== Segment start ==

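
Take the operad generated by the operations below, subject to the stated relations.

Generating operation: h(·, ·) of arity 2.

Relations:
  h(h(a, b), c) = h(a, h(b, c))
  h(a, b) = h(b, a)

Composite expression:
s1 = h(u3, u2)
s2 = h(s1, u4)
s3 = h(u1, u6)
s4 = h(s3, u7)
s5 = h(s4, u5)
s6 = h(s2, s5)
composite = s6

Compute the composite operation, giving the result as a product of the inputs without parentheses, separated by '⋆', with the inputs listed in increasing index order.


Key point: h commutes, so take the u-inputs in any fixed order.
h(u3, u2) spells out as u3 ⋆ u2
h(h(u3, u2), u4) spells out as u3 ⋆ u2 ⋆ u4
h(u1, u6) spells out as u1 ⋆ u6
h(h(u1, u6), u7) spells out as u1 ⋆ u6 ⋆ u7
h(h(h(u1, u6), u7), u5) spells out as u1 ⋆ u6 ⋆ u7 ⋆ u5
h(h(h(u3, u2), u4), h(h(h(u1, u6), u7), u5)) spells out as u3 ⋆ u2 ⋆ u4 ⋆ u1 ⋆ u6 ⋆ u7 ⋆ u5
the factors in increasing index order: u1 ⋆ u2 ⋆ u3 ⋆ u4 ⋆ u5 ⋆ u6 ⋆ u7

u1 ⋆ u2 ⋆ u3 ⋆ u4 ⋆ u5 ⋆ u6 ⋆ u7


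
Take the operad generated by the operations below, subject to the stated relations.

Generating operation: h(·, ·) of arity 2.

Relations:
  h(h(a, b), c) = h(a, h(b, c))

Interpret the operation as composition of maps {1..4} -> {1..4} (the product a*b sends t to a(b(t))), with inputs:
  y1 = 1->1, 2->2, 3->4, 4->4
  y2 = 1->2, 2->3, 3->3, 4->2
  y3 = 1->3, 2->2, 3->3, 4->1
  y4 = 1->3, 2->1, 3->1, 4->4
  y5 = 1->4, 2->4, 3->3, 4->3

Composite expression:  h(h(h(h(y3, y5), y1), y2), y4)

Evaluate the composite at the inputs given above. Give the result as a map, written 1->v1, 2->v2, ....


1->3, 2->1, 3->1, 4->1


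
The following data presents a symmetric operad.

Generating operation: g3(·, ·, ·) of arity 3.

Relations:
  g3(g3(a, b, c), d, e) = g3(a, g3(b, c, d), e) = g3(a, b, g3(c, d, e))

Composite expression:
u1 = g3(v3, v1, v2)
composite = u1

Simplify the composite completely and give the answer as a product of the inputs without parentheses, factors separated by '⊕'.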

== Segment end ==

▸ ASSIGNMENT
Lines from the beginning of the data above through the line containing "composite = s6" are to be returned exactly, and no others.

▸ TASK ANSWER
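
Take the operad generated by the operations below, subject to the stated relations.

Generating operation: h(·, ·) of arity 2.

Relations:
  h(h(a, b), c) = h(a, h(b, c))
  h(a, b) = h(b, a)

Composite expression:
s1 = h(u3, u2)
s2 = h(s1, u4)
s3 = h(u1, u6)
s4 = h(s3, u7)
s5 = h(s4, u5)
s6 = h(s2, s5)
composite = s6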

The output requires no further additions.